Your answer should be the lines from the one containing "IV-1 (♂, child" through the final line below, copied exactly.

[Items listed in a dataset]
++++++++++
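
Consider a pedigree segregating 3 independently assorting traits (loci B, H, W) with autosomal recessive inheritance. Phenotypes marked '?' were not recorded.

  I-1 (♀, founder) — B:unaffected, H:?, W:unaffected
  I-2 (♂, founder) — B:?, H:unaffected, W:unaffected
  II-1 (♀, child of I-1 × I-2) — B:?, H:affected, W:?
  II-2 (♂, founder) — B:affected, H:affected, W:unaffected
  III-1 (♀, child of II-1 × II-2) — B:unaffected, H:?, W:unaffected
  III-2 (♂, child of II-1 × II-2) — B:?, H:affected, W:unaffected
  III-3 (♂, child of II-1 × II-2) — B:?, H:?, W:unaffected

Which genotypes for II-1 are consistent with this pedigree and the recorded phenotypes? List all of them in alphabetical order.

B/I-1 un ·: BB|Bb
B/I-2 ? ·: BB|Bb|bb
B/II-1 ? I-1×I-2: BB|Bb
B/II-2 aff ·: bb
B/III-1 un II-1×II-2: Bb
B/III-2 ? II-1×II-2: Bb|bb
B/III-3 ? II-1×II-2: Bb|bb
⇒ B over [I-1,I-2,II-1,II-2,III-1,III-2,III-3]: 24 consistent
H/I-1 ? ·: Hh|hh
H/I-2 un ·: Hh
H/II-1 aff I-1×I-2: hh
H/II-2 aff ·: hh
H/III-1 ? II-1×II-2: hh
H/III-2 aff II-1×II-2: hh
H/III-3 ? II-1×II-2: hh
⇒ H over [I-1,I-2,II-1,II-2,III-1,III-2,III-3]: 2 consistent
W/I-1 un ·: WW|Ww
W/I-2 un ·: WW|Ww
W/II-1 ? I-1×I-2: WW|Ww|ww
W/II-2 un ·: WW|Ww
W/III-1 un II-1×II-2: WW|Ww
W/III-2 un II-1×II-2: WW|Ww
W/III-3 un II-1×II-2: WW|Ww
⇒ W over [I-1,I-2,II-1,II-2,III-1,III-2,III-3]: 86 consistent

II-1 ∈ {BB hh WW, BB hh Ww, BB hh ww, Bb hh WW, Bb hh Ww, Bb hh ww}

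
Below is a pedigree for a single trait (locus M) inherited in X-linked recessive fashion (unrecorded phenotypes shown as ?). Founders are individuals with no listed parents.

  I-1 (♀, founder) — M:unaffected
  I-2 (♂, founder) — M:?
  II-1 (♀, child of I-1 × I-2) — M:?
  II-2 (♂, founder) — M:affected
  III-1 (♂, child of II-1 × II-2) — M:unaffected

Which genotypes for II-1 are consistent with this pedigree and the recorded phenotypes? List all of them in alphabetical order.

M/I-1 un ·: X^MX^M|X^MX^m
M/I-2 ? ·: X^MY|X^mY
M/II-1 ? I-1×I-2: X^MX^M|X^MX^m
M/II-2 aff ·: X^mY
M/III-1 un II-1×II-2: X^MY
⇒ M over [I-1,I-2,II-1,II-2,III-1]: 5 consistent

II-1 ∈ {X^MX^M, X^MX^m}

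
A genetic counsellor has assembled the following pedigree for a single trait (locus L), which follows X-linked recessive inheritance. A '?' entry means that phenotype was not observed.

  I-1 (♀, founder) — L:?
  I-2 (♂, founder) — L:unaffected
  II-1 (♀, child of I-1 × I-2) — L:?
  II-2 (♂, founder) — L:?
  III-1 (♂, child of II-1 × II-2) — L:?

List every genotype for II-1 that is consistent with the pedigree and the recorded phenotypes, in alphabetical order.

L/I-1 ? ·: X^LX^L|X^LX^l|X^lX^l
L/I-2 un ·: X^LY
L/II-1 ? I-1×I-2: X^LX^L|X^LX^l
L/II-2 ? ·: X^LY|X^lY
L/III-1 ? II-1×II-2: X^LY|X^lY
⇒ L over [I-1,I-2,II-1,II-2,III-1]: 12 consistent

II-1 ∈ {X^LX^L, X^LX^l}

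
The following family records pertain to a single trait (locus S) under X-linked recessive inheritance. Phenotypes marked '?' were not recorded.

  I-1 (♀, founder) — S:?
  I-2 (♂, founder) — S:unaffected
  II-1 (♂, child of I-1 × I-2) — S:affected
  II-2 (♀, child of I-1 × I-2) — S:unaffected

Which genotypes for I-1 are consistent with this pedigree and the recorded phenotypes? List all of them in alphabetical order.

S/I-1 ? ·: X^SX^s|X^sX^s
S/I-2 un ·: X^SY
S/II-1 aff I-1×I-2: X^sY
S/II-2 un I-1×I-2: X^SX^S|X^SX^s
⇒ S over [I-1,I-2,II-1,II-2]: 3 consistent

I-1 ∈ {X^SX^s, X^sX^s}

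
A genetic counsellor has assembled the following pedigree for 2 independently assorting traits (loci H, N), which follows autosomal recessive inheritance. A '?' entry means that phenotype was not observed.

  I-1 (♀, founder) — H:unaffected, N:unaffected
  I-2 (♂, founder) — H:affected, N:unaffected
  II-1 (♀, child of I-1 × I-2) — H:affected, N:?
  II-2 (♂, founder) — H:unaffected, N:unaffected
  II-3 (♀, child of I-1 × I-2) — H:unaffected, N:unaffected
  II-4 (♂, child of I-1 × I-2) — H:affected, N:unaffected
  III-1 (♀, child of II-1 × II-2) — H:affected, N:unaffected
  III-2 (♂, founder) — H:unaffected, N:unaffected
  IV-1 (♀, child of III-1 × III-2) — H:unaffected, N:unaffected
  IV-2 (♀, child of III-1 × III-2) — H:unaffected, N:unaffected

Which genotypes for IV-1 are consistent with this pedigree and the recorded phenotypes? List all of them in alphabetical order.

H/I-1 un ·: Hh
H/I-2 aff ·: hh
H/II-1 aff I-1×I-2: hh
H/II-2 un ·: Hh
H/II-3 un I-1×I-2: Hh
H/II-4 aff I-1×I-2: hh
H/III-1 aff II-1×II-2: hh
H/III-2 un ·: HH|Hh
H/IV-1 un III-1×III-2: Hh
H/IV-2 un III-1×III-2: Hh
⇒ H over [I-1,I-2,II-1,II-2,II-3,II-4,III-1,III-2,IV-1,IV-2]: 2 consistent
N/I-1 un ·: NN|Nn
N/I-2 un ·: NN|Nn
N/II-1 ? I-1×I-2: NN|Nn|nn
N/II-2 un ·: NN|Nn
N/II-3 un I-1×I-2: NN|Nn
N/II-4 un I-1×I-2: NN|Nn
N/III-1 un II-1×II-2: NN|Nn
N/III-2 un ·: NN|Nn
N/IV-1 un III-1×III-2: NN|Nn
N/IV-2 un III-1×III-2: NN|Nn
⇒ N over [I-1,I-2,II-1,II-2,II-3,II-4,III-1,III-2,IV-1,IV-2]: 610 consistent

IV-1 ∈ {Hh NN, Hh Nn}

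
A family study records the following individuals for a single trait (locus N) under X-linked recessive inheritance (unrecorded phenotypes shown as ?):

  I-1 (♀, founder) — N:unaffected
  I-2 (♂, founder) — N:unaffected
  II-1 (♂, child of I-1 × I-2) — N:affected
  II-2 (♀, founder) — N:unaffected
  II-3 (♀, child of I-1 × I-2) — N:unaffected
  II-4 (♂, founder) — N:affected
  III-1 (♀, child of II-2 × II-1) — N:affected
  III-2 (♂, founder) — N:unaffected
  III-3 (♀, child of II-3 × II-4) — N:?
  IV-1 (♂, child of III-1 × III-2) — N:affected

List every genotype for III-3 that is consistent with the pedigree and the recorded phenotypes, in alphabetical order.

N/I-1 un ·: X^NX^n
N/I-2 un ·: X^NY
N/II-1 aff I-1×I-2: X^nY
N/II-2 un ·: X^NX^n
N/II-3 un I-1×I-2: X^NX^N|X^NX^n
N/II-4 aff ·: X^nY
N/III-1 aff II-2×II-1: X^nX^n
N/III-2 un ·: X^NY
N/III-3 ? II-3×II-4: X^NX^n|X^nX^n
N/IV-1 aff III-1×III-2: X^nY
⇒ N over [I-1,I-2,II-1,II-2,II-3,II-4,III-1,III-2,III-3,IV-1]: 3 consistent

III-3 ∈ {X^NX^n, X^nX^n}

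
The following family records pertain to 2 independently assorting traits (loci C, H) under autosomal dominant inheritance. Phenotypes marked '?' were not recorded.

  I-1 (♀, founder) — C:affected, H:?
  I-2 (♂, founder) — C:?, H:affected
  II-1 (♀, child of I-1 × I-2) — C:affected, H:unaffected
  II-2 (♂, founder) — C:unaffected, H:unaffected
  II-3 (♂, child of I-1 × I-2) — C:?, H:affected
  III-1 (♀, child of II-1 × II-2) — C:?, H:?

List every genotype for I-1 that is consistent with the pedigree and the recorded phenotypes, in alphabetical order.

I-1 ∈ {CC Hh, CC hh, Cc Hh, Cc hh}

C/I-1 aff ·: Cc|CC
C/I-2 ? ·: cc|Cc|CC
C/II-1 aff I-1×I-2: Cc|CC
C/II-2 un ·: cc
C/II-3 ? I-1×I-2: cc|Cc|CC
C/III-1 ? II-1×II-2: cc|Cc
⇒ C over [I-1,I-2,II-1,II-2,II-3,III-1]: 28 consistent
H/I-1 ? ·: hh|Hh
H/I-2 aff ·: Hh
H/II-1 un I-1×I-2: hh
H/II-2 un ·: hh
H/II-3 aff I-1×I-2: Hh|HH
H/III-1 ? II-1×II-2: hh
⇒ H over [I-1,I-2,II-1,II-2,II-3,III-1]: 3 consistent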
++++++++++
# [Written solution]
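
  IV-1 (♂, child of III-1 × III-2) — N:affected

List every genotype for III-3 that is consistent with the pedigree and the recorded phenotypes, in alphabetical order.

N/I-1 un ·: X^NX^n
N/I-2 un ·: X^NY
N/II-1 aff I-1×I-2: X^nY
N/II-2 un ·: X^NX^n
N/II-3 un I-1×I-2: X^NX^N|X^NX^n
N/II-4 aff ·: X^nY
N/III-1 aff II-2×II-1: X^nX^n
N/III-2 un ·: X^NY
N/III-3 ? II-3×II-4: X^NX^n|X^nX^n
N/IV-1 aff III-1×III-2: X^nY
⇒ N over [I-1,I-2,II-1,II-2,II-3,II-4,III-1,III-2,III-3,IV-1]: 3 consistent

III-3 ∈ {X^NX^n, X^nX^n}

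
The following family records pertain to 2 independently assorting traits (loci C, H) under autosomal dominant inheritance. Phenotypes marked '?' were not recorded.

  I-1 (♀, founder) — C:affected, H:?
  I-2 (♂, founder) — C:?, H:affected
  II-1 (♀, child of I-1 × I-2) — C:affected, H:unaffected
  II-2 (♂, founder) — C:unaffected, H:unaffected
  II-3 (♂, child of I-1 × I-2) — C:?, H:affected
  III-1 (♀, child of II-1 × II-2) — C:?, H:?

List every genotype for I-1 that is consistent with the pedigree and the recorded phenotypes, in alphabetical order.

I-1 ∈ {CC Hh, CC hh, Cc Hh, Cc hh}

C/I-1 aff ·: Cc|CC
C/I-2 ? ·: cc|Cc|CC
C/II-1 aff I-1×I-2: Cc|CC
C/II-2 un ·: cc
C/II-3 ? I-1×I-2: cc|Cc|CC
C/III-1 ? II-1×II-2: cc|Cc
⇒ C over [I-1,I-2,II-1,II-2,II-3,III-1]: 28 consistent
H/I-1 ? ·: hh|Hh
H/I-2 aff ·: Hh
H/II-1 un I-1×I-2: hh
H/II-2 un ·: hh
H/II-3 aff I-1×I-2: Hh|HH
H/III-1 ? II-1×II-2: hh
⇒ H over [I-1,I-2,II-1,II-2,II-3,III-1]: 3 consistent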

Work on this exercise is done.